(Assignment): Going down the data below, set down exactly the line with "Let V(L) = L" and each line after it through the line with "Answer: -69096/13 ≈ -5315.1"; no other lines.
═════ Records shown
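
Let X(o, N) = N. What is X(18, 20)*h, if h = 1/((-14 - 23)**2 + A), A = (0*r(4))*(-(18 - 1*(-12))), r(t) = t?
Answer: 20/1369 ≈ 0.014609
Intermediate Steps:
A = 0 (A = (0*4)*(-(18 - 1*(-12))) = 0*(-(18 + 12)) = 0*(-1*30) = 0*(-30) = 0)
h = 1/1369 (h = 1/((-14 - 23)**2 + 0) = 1/((-37)**2 + 0) = 1/(1369 + 0) = 1/1369 ≈ 0.00073046)
X(18, 20)*h = 20*(1/1369) = 20/1369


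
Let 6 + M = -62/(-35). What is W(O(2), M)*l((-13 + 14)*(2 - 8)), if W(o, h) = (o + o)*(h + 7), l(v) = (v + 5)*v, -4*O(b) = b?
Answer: -582/35 ≈ -16.629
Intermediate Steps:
O(b) = -b/4
l(v) = v*(5 + v) (l(v) = (5 + v)*v = v*(5 + v))
M = -148/35 (M = -6 - 62/(-35) = -6 - 62*(-1/35) = -6 + 62/35 = -148/35 ≈ -4.2286)
W(o, h) = 2*o*(7 + h) (W(o, h) = (2*o)*(7 + h) = 2*o*(7 + h))
W(O(2), M)*l((-13 + 14)*(2 - 8)) = (2*(-¼*2)*(7 - 148/35))*(((-13 + 14)*(2 - 8))*(5 + (-13 + 14)*(2 - 8))) = (2*(-½)*(97/35))*((1*(-6))*(5 + 1*(-6))) = -(-582)*(5 - 6)/35 = -(-582)*(-1)/35 = -97/35*6 = -582/35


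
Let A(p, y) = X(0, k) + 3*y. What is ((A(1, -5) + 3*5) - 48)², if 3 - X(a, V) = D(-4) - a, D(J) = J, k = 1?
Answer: 1681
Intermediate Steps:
X(a, V) = 7 + a (X(a, V) = 3 - (-4 - a) = 3 + (4 + a) = 7 + a)
A(p, y) = 7 + 3*y (A(p, y) = (7 + 0) + 3*y = 7 + 3*y)
((A(1, -5) + 3*5) - 48)² = (((7 + 3*(-5)) + 3*5) - 48)² = (((7 - 15) + 15) - 48)² = ((-8 + 15) - 48)² = (7 - 48)² = (-41)² = 1681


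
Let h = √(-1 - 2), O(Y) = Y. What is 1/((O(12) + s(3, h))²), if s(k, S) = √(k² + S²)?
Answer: (12 + √6)⁻² ≈ 0.0047896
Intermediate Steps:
h = I*√3 (h = √(-3) = I*√3 ≈ 1.732*I)
s(k, S) = √(S² + k²)
1/((O(12) + s(3, h))²) = 1/((12 + √((I*√3)² + 3²))²) = 1/((12 + √(-3 + 9))²) = 1/((12 + √6)²) = (12 + √6)⁻²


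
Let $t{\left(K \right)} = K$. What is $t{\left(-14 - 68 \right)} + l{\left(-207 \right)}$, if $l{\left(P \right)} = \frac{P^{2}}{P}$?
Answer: $-289$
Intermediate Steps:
$l{\left(P \right)} = P$
$t{\left(-14 - 68 \right)} + l{\left(-207 \right)} = \left(-14 - 68\right) - 207 = -82 - 207 = -289$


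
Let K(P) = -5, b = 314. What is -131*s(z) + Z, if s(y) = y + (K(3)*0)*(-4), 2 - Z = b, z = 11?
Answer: -1753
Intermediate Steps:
Z = -312 (Z = 2 - 1*314 = 2 - 314 = -312)
s(y) = y (s(y) = y - 5*0*(-4) = y + 0*(-4) = y + 0 = y)
-131*s(z) + Z = -131*11 - 312 = -1441 - 312 = -1753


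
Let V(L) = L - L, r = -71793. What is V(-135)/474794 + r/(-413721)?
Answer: 2659/15323 ≈ 0.17353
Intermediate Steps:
V(L) = 0
V(-135)/474794 + r/(-413721) = 0/474794 - 71793/(-413721) = 0*(1/474794) - 71793*(-1/413721) = 0 + 2659/15323 = 2659/15323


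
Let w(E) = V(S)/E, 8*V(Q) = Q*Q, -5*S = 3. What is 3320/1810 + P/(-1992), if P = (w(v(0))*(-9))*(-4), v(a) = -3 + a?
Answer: 11024029/6009200 ≈ 1.8345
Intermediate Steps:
S = -⅗ (S = -⅕*3 = -⅗ ≈ -0.60000)
V(Q) = Q²/8 (V(Q) = (Q*Q)/8 = Q²/8)
w(E) = 9/(200*E) (w(E) = ((-⅗)²/8)/E = ((⅛)*(9/25))/E = 9/(200*E))
P = -27/50 (P = ((9/(200*(-3 + 0)))*(-9))*(-4) = (((9/200)/(-3))*(-9))*(-4) = (((9/200)*(-⅓))*(-9))*(-4) = -3/200*(-9)*(-4) = (27/200)*(-4) = -27/50 ≈ -0.54000)
3320/1810 + P/(-1992) = 3320/1810 - 27/50/(-1992) = 3320*(1/1810) - 27/50*(-1/1992) = 332/181 + 9/33200 = 11024029/6009200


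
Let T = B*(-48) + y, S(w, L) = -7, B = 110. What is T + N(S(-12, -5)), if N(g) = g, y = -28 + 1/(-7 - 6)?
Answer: -69096/13 ≈ -5315.1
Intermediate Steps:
y = -365/13 (y = -28 + 1/(-13) = -28 - 1/13 = -365/13 ≈ -28.077)
T = -69005/13 (T = 110*(-48) - 365/13 = -5280 - 365/13 = -69005/13 ≈ -5308.1)
T + N(S(-12, -5)) = -69005/13 - 7 = -69096/13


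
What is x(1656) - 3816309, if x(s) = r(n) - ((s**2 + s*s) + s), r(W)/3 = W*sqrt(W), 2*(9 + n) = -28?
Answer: -9302637 - 69*I*sqrt(23) ≈ -9.3026e+6 - 330.91*I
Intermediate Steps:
n = -23 (n = -9 + (1/2)*(-28) = -9 - 14 = -23)
r(W) = 3*W**(3/2) (r(W) = 3*(W*sqrt(W)) = 3*W**(3/2))
x(s) = -s - 2*s**2 - 69*I*sqrt(23) (x(s) = 3*(-23)**(3/2) - ((s**2 + s*s) + s) = 3*(-23*I*sqrt(23)) - ((s**2 + s**2) + s) = -69*I*sqrt(23) - (2*s**2 + s) = -69*I*sqrt(23) - (s + 2*s**2) = -69*I*sqrt(23) + (-s - 2*s**2) = -s - 2*s**2 - 69*I*sqrt(23))
x(1656) - 3816309 = (-1*1656 - 2*1656**2 - 69*I*sqrt(23)) - 3816309 = (-1656 - 2*2742336 - 69*I*sqrt(23)) - 3816309 = (-1656 - 5484672 - 69*I*sqrt(23)) - 3816309 = (-5486328 - 69*I*sqrt(23)) - 3816309 = -9302637 - 69*I*sqrt(23)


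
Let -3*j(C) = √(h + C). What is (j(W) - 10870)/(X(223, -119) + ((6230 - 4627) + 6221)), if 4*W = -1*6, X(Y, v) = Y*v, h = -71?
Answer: 10870/18713 + I*√290/112278 ≈ 0.58088 + 0.00015167*I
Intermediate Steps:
W = -3/2 (W = (-1*6)/4 = (¼)*(-6) = -3/2 ≈ -1.5000)
j(C) = -√(-71 + C)/3
(j(W) - 10870)/(X(223, -119) + ((6230 - 4627) + 6221)) = (-√(-71 - 3/2)/3 - 10870)/(223*(-119) + ((6230 - 4627) + 6221)) = (-I*√290/6 - 10870)/(-26537 + (1603 + 6221)) = (-I*√290/6 - 10870)/(-26537 + 7824) = (-I*√290/6 - 10870)/(-18713) = (-10870 - I*√290/6)*(-1/18713) = 10870/18713 + I*√290/112278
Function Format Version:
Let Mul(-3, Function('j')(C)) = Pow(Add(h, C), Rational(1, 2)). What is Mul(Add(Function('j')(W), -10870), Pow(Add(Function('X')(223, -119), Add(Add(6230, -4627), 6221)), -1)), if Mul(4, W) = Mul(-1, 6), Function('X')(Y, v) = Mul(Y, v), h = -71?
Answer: Add(Rational(10870, 18713), Mul(Rational(1, 112278), I, Pow(290, Rational(1, 2)))) ≈ Add(0.58088, Mul(0.00015167, I))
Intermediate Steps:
W = Rational(-3, 2) (W = Mul(Rational(1, 4), Mul(-1, 6)) = Mul(Rational(1, 4), -6) = Rational(-3, 2) ≈ -1.5000)
Function('j')(C) = Mul(Rational(-1, 3), Pow(Add(-71, C), Rational(1, 2)))
Mul(Add(Function('j')(W), -10870), Pow(Add(Function('X')(223, -119), Add(Add(6230, -4627), 6221)), -1)) = Mul(Add(Mul(Rational(-1, 3), Pow(Add(-71, Rational(-3, 2)), Rational(1, 2))), -10870), Pow(Add(Mul(223, -119), Add(Add(6230, -4627), 6221)), -1)) = Mul(Add(Mul(Rational(-1, 3), Pow(Rational(-145, 2), Rational(1, 2))), -10870), Pow(Add(-26537, Add(1603, 6221)), -1)) = Mul(Add(Mul(Rational(-1, 3), Mul(Rational(1, 2), I, Pow(290, Rational(1, 2)))), -10870), Pow(Add(-26537, 7824), -1)) = Mul(Add(Mul(Rational(-1, 6), I, Pow(290, Rational(1, 2))), -10870), Pow(-18713, -1)) = Mul(Add(-10870, Mul(Rational(-1, 6), I, Pow(290, Rational(1, 2)))), Rational(-1, 18713)) = Add(Rational(10870, 18713), Mul(Rational(1, 112278), I, Pow(290, Rational(1, 2))))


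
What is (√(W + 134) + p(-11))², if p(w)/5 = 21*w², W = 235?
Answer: 161417394 + 76230*√41 ≈ 1.6191e+8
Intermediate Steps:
p(w) = 105*w² (p(w) = 5*(21*w²) = 105*w²)
(√(W + 134) + p(-11))² = (√(235 + 134) + 105*(-11)²)² = (√369 + 105*121)² = (3*√41 + 12705)² = (12705 + 3*√41)²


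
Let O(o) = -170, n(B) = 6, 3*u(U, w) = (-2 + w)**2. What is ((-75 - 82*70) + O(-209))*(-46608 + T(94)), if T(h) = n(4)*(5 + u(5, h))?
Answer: 177455250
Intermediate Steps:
u(U, w) = (-2 + w)**2/3
T(h) = 30 + 2*(-2 + h)**2 (T(h) = 6*(5 + (-2 + h)**2/3) = 30 + 2*(-2 + h)**2)
((-75 - 82*70) + O(-209))*(-46608 + T(94)) = ((-75 - 82*70) - 170)*(-46608 + (30 + 2*(-2 + 94)**2)) = ((-75 - 5740) - 170)*(-46608 + (30 + 2*92**2)) = (-5815 - 170)*(-46608 + (30 + 2*8464)) = -5985*(-46608 + (30 + 16928)) = -5985*(-46608 + 16958) = -5985*(-29650) = 177455250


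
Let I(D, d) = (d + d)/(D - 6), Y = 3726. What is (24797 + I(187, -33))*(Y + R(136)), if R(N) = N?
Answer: 17333393642/181 ≈ 9.5765e+7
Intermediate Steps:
I(D, d) = 2*d/(-6 + D) (I(D, d) = (2*d)/(-6 + D) = 2*d/(-6 + D))
(24797 + I(187, -33))*(Y + R(136)) = (24797 + 2*(-33)/(-6 + 187))*(3726 + 136) = (24797 + 2*(-33)/181)*3862 = (24797 + 2*(-33)*(1/181))*3862 = (24797 - 66/181)*3862 = (4488191/181)*3862 = 17333393642/181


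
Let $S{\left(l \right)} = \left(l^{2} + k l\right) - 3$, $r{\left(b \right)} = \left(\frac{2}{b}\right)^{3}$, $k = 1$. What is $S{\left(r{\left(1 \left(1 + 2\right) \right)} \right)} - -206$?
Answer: $\frac{148267}{729} \approx 203.38$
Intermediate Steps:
$r{\left(b \right)} = \frac{8}{b^{3}}$
$S{\left(l \right)} = -3 + l + l^{2}$ ($S{\left(l \right)} = \left(l^{2} + 1 l\right) - 3 = \left(l^{2} + l\right) - 3 = \left(l + l^{2}\right) - 3 = -3 + l + l^{2}$)
$S{\left(r{\left(1 \left(1 + 2\right) \right)} \right)} - -206 = \left(-3 + \frac{8}{\left(1 + 2\right)^{3}} + \left(\frac{8}{\left(1 + 2\right)^{3}}\right)^{2}\right) - -206 = \left(-3 + \frac{8}{27} + \left(\frac{8}{27}\right)^{2}\right) + 206 = \left(-3 + \frac{8}{27} + \frac{64}{729}\right) + 206 = - \frac{1907}{729} + 206 = \frac{148267}{729}$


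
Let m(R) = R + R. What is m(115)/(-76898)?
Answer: -115/38449 ≈ -0.0029910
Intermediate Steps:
m(R) = 2*R
m(115)/(-76898) = (2*115)/(-76898) = 230*(-1/76898) = -115/38449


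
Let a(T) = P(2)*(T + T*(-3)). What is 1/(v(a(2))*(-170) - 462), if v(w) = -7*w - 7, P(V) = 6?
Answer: -1/27832 ≈ -3.5930e-5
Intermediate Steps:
a(T) = -12*T (a(T) = 6*(T + T*(-3)) = 6*(T - 3*T) = 6*(-2*T) = -12*T)
v(w) = -7 - 7*w
1/(v(a(2))*(-170) - 462) = 1/((-7 - (-84)*2)*(-170) - 462) = 1/((-7 - 7*(-24))*(-170) - 462) = 1/((-7 + 168)*(-170) - 462) = 1/(161*(-170) - 462) = 1/(-27370 - 462) = 1/(-27832) = -1/27832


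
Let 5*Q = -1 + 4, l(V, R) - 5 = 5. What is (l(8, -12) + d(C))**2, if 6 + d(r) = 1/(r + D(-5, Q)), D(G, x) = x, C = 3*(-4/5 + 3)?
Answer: 22201/1296 ≈ 17.130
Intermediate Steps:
l(V, R) = 10 (l(V, R) = 5 + 5 = 10)
Q = 3/5 (Q = (-1 + 4)/5 = (1/5)*3 = 3/5 ≈ 0.60000)
C = 33/5 (C = 3*(-4*1/5 + 3) = 3*(-4/5 + 3) = 3*(11/5) = 33/5 ≈ 6.6000)
d(r) = -6 + 1/(3/5 + r) (d(r) = -6 + 1/(r + 3/5) = -6 + 1/(3/5 + r))
(l(8, -12) + d(C))**2 = (10 + (-13 - 30*33/5)/(3 + 5*(33/5)))**2 = (10 + (-13 - 198)/(3 + 33))**2 = (10 - 211/36)**2 = (149/36)**2 = 22201/1296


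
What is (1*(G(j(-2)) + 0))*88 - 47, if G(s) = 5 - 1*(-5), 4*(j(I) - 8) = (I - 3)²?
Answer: 833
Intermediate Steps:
j(I) = 8 + (-3 + I)²/4 (j(I) = 8 + (I - 3)²/4 = 8 + (-3 + I)²/4)
G(s) = 10 (G(s) = 5 + 5 = 10)
(1*(G(j(-2)) + 0))*88 - 47 = (1*(10 + 0))*88 - 47 = (1*10)*88 - 47 = 10*88 - 47 = 880 - 47 = 833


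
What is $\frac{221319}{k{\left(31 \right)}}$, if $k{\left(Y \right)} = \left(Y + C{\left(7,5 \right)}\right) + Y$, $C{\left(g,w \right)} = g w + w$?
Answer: $\frac{73773}{34} \approx 2169.8$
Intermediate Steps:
$C{\left(g,w \right)} = w + g w$
$k{\left(Y \right)} = 40 + 2 Y$ ($k{\left(Y \right)} = \left(Y + 5 \left(1 + 7\right)\right) + Y = \left(Y + 5 \cdot 8\right) + Y = \left(Y + 40\right) + Y = \left(40 + Y\right) + Y = 40 + 2 Y$)
$\frac{221319}{k{\left(31 \right)}} = \frac{221319}{40 + 2 \cdot 31} = \frac{221319}{40 + 62} = \frac{221319}{102} = 221319 \cdot \frac{1}{102} = \frac{73773}{34}$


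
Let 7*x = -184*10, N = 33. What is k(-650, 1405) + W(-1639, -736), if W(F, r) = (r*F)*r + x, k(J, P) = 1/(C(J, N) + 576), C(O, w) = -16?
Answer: -497190403839/560 ≈ -8.8784e+8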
══════════
(Answer box):
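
Let V(L) = L - L, r = -71793. What is V(-135)/474794 + r/(-413721)?
Answer: 2659/15323 ≈ 0.17353
Intermediate Steps:
V(L) = 0
V(-135)/474794 + r/(-413721) = 0/474794 - 71793/(-413721) = 0*(1/474794) - 71793*(-1/413721) = 0 + 2659/15323 = 2659/15323


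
Let w(E) = V(S)/E, 8*V(Q) = Q*Q, -5*S = 3. What is 3320/1810 + P/(-1992), if P = (w(v(0))*(-9))*(-4), v(a) = -3 + a?
Answer: 11024029/6009200 ≈ 1.8345
Intermediate Steps:
S = -⅗ (S = -⅕*3 = -⅗ ≈ -0.60000)
V(Q) = Q²/8 (V(Q) = (Q*Q)/8 = Q²/8)
w(E) = 9/(200*E) (w(E) = ((-⅗)²/8)/E = ((⅛)*(9/25))/E = 9/(200*E))
P = -27/50 (P = ((9/(200*(-3 + 0)))*(-9))*(-4) = (((9/200)/(-3))*(-9))*(-4) = (((9/200)*(-⅓))*(-9))*(-4) = -3/200*(-9)*(-4) = (27/200)*(-4) = -27/50 ≈ -0.54000)
3320/1810 + P/(-1992) = 3320/1810 - 27/50/(-1992) = 3320*(1/1810) - 27/50*(-1/1992) = 332/181 + 9/33200 = 11024029/6009200


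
Let T = B*(-48) + y, S(w, L) = -7, B = 110. What is T + N(S(-12, -5)), if N(g) = g, y = -28 + 1/(-7 - 6)?
Answer: -69096/13 ≈ -5315.1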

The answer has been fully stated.